(Stored data entries)
- - - -

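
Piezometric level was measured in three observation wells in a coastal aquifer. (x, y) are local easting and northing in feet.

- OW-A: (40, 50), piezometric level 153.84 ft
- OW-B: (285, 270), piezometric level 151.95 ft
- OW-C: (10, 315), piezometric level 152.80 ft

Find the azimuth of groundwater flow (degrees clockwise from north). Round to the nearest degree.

Three-point gradient (reference OW-A): Δ to OW-B = (245, 220, -1.89), Δ to OW-C = (-30, 265, -1.04).
∂h/∂x = -0.003804, ∂h/∂y = -0.004355 (det = 71525).
Flow direction (−∇h) has components (+0.003804 E, +0.004355 N).
Azimuth = atan2(E, N) = atan2(+0.003804, +0.004355) = 41.1° ≈ 041°.

041°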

- - - -

Copy all lines from the data above that contain the word "level".

=== Response area ===
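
Piezometric level was measured in three observation wells in a coastal aquifer. (x, y) are local easting and northing in feet.
- OW-A: (40, 50), piezometric level 153.84 ft
- OW-B: (285, 270), piezometric level 151.95 ft
- OW-C: (10, 315), piezometric level 152.80 ft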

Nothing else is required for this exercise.